BRIEF:
Everything from the first line of the material below through the line containing "Option 2: cost 0.49" is to be printed exactly, and nothing more.
INPUT RECORDS Start Marker
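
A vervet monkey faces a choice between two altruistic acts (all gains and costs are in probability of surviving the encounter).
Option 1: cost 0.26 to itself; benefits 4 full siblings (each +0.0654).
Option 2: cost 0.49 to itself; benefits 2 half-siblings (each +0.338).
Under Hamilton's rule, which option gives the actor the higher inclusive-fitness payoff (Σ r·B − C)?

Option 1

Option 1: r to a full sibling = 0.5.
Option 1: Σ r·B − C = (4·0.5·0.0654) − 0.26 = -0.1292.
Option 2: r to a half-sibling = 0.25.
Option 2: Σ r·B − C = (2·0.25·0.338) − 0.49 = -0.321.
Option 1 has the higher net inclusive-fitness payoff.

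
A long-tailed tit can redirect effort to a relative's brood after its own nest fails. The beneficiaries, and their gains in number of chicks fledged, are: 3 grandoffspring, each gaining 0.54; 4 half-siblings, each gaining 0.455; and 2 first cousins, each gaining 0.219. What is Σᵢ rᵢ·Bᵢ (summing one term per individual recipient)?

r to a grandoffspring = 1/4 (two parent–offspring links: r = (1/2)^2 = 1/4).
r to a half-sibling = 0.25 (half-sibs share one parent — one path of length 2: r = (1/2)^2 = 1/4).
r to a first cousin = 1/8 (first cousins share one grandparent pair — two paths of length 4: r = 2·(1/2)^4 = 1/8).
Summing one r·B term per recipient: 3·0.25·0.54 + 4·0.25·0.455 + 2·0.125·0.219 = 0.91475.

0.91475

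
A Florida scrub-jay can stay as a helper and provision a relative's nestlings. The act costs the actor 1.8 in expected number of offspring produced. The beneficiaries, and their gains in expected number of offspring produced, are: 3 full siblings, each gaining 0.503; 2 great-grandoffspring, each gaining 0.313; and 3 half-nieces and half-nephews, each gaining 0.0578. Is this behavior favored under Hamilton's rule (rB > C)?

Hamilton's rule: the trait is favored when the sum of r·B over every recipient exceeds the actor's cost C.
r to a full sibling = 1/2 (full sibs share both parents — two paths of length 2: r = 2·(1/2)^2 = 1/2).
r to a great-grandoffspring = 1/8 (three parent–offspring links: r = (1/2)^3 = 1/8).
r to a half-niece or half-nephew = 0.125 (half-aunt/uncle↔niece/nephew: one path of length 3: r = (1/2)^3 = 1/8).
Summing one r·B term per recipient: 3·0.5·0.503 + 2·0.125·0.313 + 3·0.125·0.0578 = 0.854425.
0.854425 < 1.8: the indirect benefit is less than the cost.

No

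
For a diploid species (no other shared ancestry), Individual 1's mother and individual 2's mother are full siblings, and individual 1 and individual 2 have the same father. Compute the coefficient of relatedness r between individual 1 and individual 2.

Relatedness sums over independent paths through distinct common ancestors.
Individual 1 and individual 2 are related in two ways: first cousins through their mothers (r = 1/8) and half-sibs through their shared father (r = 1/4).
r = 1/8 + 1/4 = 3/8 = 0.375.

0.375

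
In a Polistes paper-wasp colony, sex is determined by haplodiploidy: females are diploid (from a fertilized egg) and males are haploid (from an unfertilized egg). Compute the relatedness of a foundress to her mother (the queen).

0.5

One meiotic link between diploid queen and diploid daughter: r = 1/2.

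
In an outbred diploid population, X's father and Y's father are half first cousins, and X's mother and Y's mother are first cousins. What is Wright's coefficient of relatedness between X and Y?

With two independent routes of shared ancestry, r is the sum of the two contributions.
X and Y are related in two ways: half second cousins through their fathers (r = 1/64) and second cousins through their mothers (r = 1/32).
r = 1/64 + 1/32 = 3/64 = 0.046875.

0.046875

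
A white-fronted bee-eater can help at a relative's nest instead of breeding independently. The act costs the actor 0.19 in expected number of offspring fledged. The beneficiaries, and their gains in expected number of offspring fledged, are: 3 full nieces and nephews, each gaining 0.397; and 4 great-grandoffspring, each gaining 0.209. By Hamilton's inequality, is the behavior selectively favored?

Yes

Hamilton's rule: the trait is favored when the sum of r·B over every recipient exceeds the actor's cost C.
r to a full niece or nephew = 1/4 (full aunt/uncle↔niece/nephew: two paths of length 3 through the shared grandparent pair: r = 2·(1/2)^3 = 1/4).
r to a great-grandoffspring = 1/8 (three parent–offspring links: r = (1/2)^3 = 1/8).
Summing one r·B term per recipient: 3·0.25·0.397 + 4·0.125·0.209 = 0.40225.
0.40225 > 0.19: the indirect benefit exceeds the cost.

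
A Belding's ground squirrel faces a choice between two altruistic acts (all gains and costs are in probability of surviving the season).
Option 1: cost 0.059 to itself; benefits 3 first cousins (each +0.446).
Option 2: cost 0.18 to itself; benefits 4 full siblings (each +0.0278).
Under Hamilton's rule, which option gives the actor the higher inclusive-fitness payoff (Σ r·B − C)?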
INPUT RECORDS End Marker
WRITTEN ANSWER:
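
A vervet monkey faces a choice between two altruistic acts (all gains and costs are in probability of surviving the encounter).
Option 1: cost 0.26 to itself; benefits 4 full siblings (each +0.0654).
Option 2: cost 0.49 to itself; benefits 2 half-siblings (each +0.338).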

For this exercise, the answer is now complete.